Task description: Find the word "records" below. Copy each line that has it.

Exercise materials:

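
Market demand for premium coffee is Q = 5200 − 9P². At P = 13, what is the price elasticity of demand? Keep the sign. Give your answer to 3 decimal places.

At P = 13, Q = 3679.
dQ/dP = −18P = -234.
ε = (dQ/dP)(P/Q) = (-234)(13/3679).

-0.827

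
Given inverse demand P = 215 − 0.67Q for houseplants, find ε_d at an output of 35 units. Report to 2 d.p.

At Q = 35, P = 215 − 0.67(35) = 191.55.
dP/dQ = −0.67, so dQ/dP = 1/(−0.67) = -1.493.
ε = (dQ/dP)(P/Q) = (-1.493)(191.55/35).

-8.17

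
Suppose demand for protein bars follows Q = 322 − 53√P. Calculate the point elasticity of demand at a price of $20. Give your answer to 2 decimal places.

-1.39

At P = 20, Q = 84.977.
dQ/dP = −53/(2√P) = -5.926.
ε = (dQ/dP)(P/Q) = (-5.926)(20/84.977).
|ε| > 1, so demand is elastic at this price.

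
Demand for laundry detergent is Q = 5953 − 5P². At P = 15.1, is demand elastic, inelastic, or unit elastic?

inelastic

Q = 4812.950, dQ/dP = -151.
ε = (dQ/dP)(P/Q) ≈ -0.474.
|ε| = 0.47 < 1.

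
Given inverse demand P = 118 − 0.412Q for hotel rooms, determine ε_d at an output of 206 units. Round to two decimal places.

-0.39

At Q = 206, P = 118 − 0.412(206) = 33.13.
dP/dQ = −0.412, so dQ/dP = 1/(−0.412) = -2.427.
ε = (dQ/dP)(P/Q) = (-2.427)(33.13/206).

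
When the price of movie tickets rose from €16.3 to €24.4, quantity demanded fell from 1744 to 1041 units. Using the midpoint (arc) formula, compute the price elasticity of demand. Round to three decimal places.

-1.268

ΔQ = 1041 − 1744 = -703; ΔP = 24.4 − 16.3 = 8.1.
Midpoints: P̄ = 20.35, Q̄ = 1392.5.
ε = (ΔQ/ΔP)(P̄/Q̄) = (-703/8.1)(20.35/1392.5).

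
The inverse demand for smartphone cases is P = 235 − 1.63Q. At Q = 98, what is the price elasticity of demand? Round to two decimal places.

At Q = 98, P = 235 − 1.63(98) = 75.26.
dP/dQ = −1.63, so dQ/dP = 1/(−1.63) = -0.613.
ε = (dQ/dP)(P/Q) = (-0.613)(75.26/98).

-0.47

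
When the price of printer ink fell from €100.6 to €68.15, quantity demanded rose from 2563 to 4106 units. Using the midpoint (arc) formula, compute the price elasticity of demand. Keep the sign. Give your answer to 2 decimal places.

ΔQ = 4106 − 2563 = 1543; ΔP = 68.15 − 100.6 = -32.45.
Midpoints: P̄ = 84.38, Q̄ = 3334.5.
ε = (ΔQ/ΔP)(P̄/Q̄) = (1543/-32.45)(84.38/3334.5).

-1.20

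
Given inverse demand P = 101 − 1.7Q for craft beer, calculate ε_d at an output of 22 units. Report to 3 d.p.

At Q = 22, P = 101 − 1.7(22) = 63.60.
dP/dQ = −1.7, so dQ/dP = 1/(−1.7) = -0.588.
ε = (dQ/dP)(P/Q) = (-0.588)(63.60/22).

-1.701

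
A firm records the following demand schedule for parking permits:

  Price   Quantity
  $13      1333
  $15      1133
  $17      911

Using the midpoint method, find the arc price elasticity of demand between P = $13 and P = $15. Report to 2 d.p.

At P = 13, Q = 1333; at P = 15, Q = 1133.
ΔQ = -200, ΔP = 2. Midpoints: P̄ = 14.00, Q̄ = 1233.0.
ε = (ΔQ/ΔP)(P̄/Q̄) = (-200/2)(14.00/1233.0).

-1.14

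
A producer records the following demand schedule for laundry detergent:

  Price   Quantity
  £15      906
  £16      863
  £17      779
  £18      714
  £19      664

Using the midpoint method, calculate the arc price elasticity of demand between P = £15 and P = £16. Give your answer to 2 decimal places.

-0.75

At P = 15, Q = 906; at P = 16, Q = 863.
ΔQ = -43, ΔP = 1. Midpoints: P̄ = 15.50, Q̄ = 884.5.
ε = (ΔQ/ΔP)(P̄/Q̄) = (-43/1)(15.50/884.5).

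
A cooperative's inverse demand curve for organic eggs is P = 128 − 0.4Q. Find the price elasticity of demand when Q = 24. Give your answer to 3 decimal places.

-12.333

At Q = 24, P = 128 − 0.4(24) = 118.40.
dP/dQ = −0.4, so dQ/dP = 1/(−0.4) = -2.500.
ε = (dQ/dP)(P/Q) = (-2.500)(118.40/24).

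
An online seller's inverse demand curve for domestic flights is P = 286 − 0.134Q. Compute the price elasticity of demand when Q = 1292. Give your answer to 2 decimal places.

-0.65

At Q = 1292, P = 286 − 0.134(1292) = 112.87.
dP/dQ = −0.134, so dQ/dP = 1/(−0.134) = -7.463.
ε = (dQ/dP)(P/Q) = (-7.463)(112.87/1292).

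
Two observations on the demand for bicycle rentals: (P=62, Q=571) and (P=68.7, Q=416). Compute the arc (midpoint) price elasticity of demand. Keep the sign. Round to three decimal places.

-3.063

ΔQ = 416 − 571 = -155; ΔP = 68.7 − 62 = 6.7.
Midpoints: P̄ = 65.35, Q̄ = 493.5.
ε = (ΔQ/ΔP)(P̄/Q̄) = (-155/6.7)(65.35/493.5).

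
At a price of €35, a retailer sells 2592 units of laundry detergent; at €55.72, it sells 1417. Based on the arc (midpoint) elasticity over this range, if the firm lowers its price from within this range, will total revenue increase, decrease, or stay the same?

increase

Arc ε = (-1175/20.72)(45.36/2004.5) ≈ -1.283.
|ε| = 1.28 > 1, so demand is elastic. A price cut therefore raises total revenue.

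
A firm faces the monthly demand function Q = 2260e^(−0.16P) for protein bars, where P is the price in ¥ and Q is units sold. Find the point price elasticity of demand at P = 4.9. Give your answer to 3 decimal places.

At P = 4.9, Q = 1031.862.
dQ/dP = −0.16·2260e^(−0.16P) = −0.16Q = -165.098.
ε = (dQ/dP)(P/Q) = (-165.098)(4.9/1031.862).

-0.784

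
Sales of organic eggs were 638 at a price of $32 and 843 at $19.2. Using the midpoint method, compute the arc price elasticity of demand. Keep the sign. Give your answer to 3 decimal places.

ΔQ = 843 − 638 = 205; ΔP = 19.2 − 32 = -12.8.
Midpoints: P̄ = 25.60, Q̄ = 740.5.
ε = (ΔQ/ΔP)(P̄/Q̄) = (205/-12.8)(25.60/740.5).

-0.554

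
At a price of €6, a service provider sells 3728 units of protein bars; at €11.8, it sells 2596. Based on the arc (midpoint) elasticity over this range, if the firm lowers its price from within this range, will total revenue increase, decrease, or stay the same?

decrease

Arc ε = (-1132/5.8)(8.90/3162.0) ≈ -0.549.
|ε| = 0.55 < 1, so demand is inelastic. A price cut therefore reduces total revenue.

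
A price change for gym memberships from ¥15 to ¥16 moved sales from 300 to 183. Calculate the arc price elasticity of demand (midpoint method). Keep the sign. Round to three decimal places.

-7.509

ΔQ = 183 − 300 = -117; ΔP = 16 − 15 = 1.
Midpoints: P̄ = 15.50, Q̄ = 241.5.
ε = (ΔQ/ΔP)(P̄/Q̄) = (-117/1)(15.50/241.5).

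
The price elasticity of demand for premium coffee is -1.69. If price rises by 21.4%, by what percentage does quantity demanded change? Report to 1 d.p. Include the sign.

%ΔQ ≈ ε × %ΔP = (-1.69)(21.4%) = -36.17%.

-36.2%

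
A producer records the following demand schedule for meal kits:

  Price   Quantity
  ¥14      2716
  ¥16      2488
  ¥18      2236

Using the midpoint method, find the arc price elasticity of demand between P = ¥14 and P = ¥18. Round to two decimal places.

At P = 14, Q = 2716; at P = 18, Q = 2236.
ΔQ = -480, ΔP = 4. Midpoints: P̄ = 16.00, Q̄ = 2476.0.
ε = (ΔQ/ΔP)(P̄/Q̄) = (-480/4)(16.00/2476.0).

-0.78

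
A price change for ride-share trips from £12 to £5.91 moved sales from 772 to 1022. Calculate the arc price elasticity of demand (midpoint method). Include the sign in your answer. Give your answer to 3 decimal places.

-0.410

ΔQ = 1022 − 772 = 250; ΔP = 5.91 − 12 = -6.09.
Midpoints: P̄ = 8.96, Q̄ = 897.0.
ε = (ΔQ/ΔP)(P̄/Q̄) = (250/-6.09)(8.96/897.0).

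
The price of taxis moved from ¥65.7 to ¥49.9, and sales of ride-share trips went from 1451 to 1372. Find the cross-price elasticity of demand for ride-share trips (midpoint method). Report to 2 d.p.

ΔQ_x = 1372 − 1451 = -79; ΔP_y = 49.9 − 65.7 = -15.8.
Midpoints: P̄_y = 57.80, Q̄_x = 1411.5.
ε_xy = (ΔQ_x/ΔP_y)(P̄_y/Q̄_x) = (-79/-15.8)(57.80/1411.5).

0.20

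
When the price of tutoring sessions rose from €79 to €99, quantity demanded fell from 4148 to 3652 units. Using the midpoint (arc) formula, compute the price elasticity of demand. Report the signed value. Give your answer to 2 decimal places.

-0.57

ΔQ = 3652 − 4148 = -496; ΔP = 99 − 79 = 20.
Midpoints: P̄ = 89.00, Q̄ = 3900.0.
ε = (ΔQ/ΔP)(P̄/Q̄) = (-496/20)(89.00/3900.0).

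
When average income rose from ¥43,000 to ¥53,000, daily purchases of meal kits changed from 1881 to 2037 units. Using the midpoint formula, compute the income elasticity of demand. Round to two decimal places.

ΔQ = 156, ΔI = 10000. Midpoints: Ī = 48,000, Q̄ = 1959.0.
ε_I = (ΔQ/ΔI)(Ī/Q̄) = (156/10000)(48000/1959.0).

0.38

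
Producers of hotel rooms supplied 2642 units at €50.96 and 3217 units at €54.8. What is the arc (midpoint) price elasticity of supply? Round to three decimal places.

2.703

ΔQ = 3217 − 2642 = 575; ΔP = 54.8 − 50.96 = 3.84.
Midpoints: P̄ = 52.88, Q̄ = 2929.5.
ε_s = (ΔQ/ΔP)(P̄/Q̄) = (575/3.84)(52.88/2929.5).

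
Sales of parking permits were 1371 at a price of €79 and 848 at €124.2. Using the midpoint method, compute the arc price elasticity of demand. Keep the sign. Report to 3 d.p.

ΔQ = 848 − 1371 = -523; ΔP = 124.2 − 79 = 45.2.
Midpoints: P̄ = 101.60, Q̄ = 1109.5.
ε = (ΔQ/ΔP)(P̄/Q̄) = (-523/45.2)(101.60/1109.5).

-1.060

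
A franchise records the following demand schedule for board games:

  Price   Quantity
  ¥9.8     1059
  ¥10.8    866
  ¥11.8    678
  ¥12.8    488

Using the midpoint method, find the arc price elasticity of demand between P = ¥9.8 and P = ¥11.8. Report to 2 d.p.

At P = 9.8, Q = 1059; at P = 11.8, Q = 678.
ΔQ = -381, ΔP = 2.0. Midpoints: P̄ = 10.80, Q̄ = 868.5.
ε = (ΔQ/ΔP)(P̄/Q̄) = (-381/2.0)(10.80/868.5).

-2.37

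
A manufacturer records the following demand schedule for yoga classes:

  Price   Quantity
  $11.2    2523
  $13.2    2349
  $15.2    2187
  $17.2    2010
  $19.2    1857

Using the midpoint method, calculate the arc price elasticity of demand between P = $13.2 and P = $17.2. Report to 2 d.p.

At P = 13.2, Q = 2349; at P = 17.2, Q = 2010.
ΔQ = -339, ΔP = 4.0. Midpoints: P̄ = 15.20, Q̄ = 2179.5.
ε = (ΔQ/ΔP)(P̄/Q̄) = (-339/4.0)(15.20/2179.5).

-0.59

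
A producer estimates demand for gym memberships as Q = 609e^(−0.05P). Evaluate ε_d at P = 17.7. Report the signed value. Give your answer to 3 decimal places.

At P = 17.7, Q = 251.343.
dQ/dP = −0.05·609e^(−0.05P) = −0.05Q = -12.567.
ε = (dQ/dP)(P/Q) = (-12.567)(17.7/251.343).

-0.885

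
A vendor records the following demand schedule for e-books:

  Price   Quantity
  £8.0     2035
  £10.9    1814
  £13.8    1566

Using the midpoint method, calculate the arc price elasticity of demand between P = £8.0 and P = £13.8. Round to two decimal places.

At P = 8.0, Q = 2035; at P = 13.8, Q = 1566.
ΔQ = -469, ΔP = 5.8. Midpoints: P̄ = 10.90, Q̄ = 1800.5.
ε = (ΔQ/ΔP)(P̄/Q̄) = (-469/5.8)(10.90/1800.5).

-0.49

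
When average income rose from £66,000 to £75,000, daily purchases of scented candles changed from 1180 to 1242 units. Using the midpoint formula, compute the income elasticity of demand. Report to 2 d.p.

0.40

ΔQ = 62, ΔI = 9000. Midpoints: Ī = 70,500, Q̄ = 1211.0.
ε_I = (ΔQ/ΔI)(Ī/Q̄) = (62/9000)(70500/1211.0).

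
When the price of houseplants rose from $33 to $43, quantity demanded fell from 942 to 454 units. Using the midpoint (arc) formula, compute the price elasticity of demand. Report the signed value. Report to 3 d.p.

-2.657

ΔQ = 454 − 942 = -488; ΔP = 43 − 33 = 10.
Midpoints: P̄ = 38.00, Q̄ = 698.0.
ε = (ΔQ/ΔP)(P̄/Q̄) = (-488/10)(38.00/698.0).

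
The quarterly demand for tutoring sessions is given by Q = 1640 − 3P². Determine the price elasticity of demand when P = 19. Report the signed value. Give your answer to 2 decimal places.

-3.89

At P = 19, Q = 557.
dQ/dP = −6P = -114.
ε = (dQ/dP)(P/Q) = (-114)(19/557).
|ε| > 1, so demand is elastic at this price.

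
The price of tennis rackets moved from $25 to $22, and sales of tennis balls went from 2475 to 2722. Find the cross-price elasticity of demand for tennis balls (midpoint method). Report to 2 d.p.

-0.74

ΔQ_x = 2722 − 2475 = 247; ΔP_y = 22 − 25 = -3.
Midpoints: P̄_y = 23.50, Q̄_x = 2598.5.
ε_xy = (ΔQ_x/ΔP_y)(P̄_y/Q̄_x) = (247/-3)(23.50/2598.5).
ε_xy < 0, so the goods are complements.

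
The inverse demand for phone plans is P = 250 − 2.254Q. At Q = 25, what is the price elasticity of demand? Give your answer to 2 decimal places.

At Q = 25, P = 250 − 2.254(25) = 193.65.
dP/dQ = −2.254, so dQ/dP = 1/(−2.254) = -0.444.
ε = (dQ/dP)(P/Q) = (-0.444)(193.65/25).

-3.44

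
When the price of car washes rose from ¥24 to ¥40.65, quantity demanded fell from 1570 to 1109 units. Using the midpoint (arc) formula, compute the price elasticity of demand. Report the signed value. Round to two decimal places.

ΔQ = 1109 − 1570 = -461; ΔP = 40.65 − 24 = 16.65.
Midpoints: P̄ = 32.33, Q̄ = 1339.5.
ε = (ΔQ/ΔP)(P̄/Q̄) = (-461/16.65)(32.33/1339.5).

-0.67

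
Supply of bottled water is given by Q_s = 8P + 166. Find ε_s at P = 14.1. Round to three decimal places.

At P = 14.1, Q_s = 278.80.
dQ_s/dP = 8.
ε_s = (dQ_s/dP)(P/Q_s) = (8)(14.1/278.80).

0.405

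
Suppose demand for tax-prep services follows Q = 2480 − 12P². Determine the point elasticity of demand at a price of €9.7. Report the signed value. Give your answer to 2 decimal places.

-1.67

At P = 9.7, Q = 1350.920.
dQ/dP = −24P = -232.800.
ε = (dQ/dP)(P/Q) = (-232.800)(9.7/1350.920).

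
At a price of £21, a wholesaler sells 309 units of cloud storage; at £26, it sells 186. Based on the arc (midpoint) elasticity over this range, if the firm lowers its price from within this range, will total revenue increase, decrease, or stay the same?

increase

Arc ε = (-123/5)(23.50/247.5) ≈ -2.336.
|ε| = 2.34 > 1, so demand is elastic. A price cut therefore raises total revenue.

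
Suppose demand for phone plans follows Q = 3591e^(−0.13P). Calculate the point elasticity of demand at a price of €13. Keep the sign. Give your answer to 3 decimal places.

-1.690

At P = 13, Q = 662.610.
dQ/dP = −0.13·3591e^(−0.13P) = −0.13Q = -86.139.
ε = (dQ/dP)(P/Q) = (-86.139)(13/662.610).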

Answer for this exercise:
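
A firm records the following demand schedule for parking permits:
A producer records the following demand schedule for laundry detergent:
A producer records the following demand schedule for meal kits:
A franchise records the following demand schedule for board games:
A manufacturer records the following demand schedule for yoga classes:
A vendor records the following demand schedule for e-books: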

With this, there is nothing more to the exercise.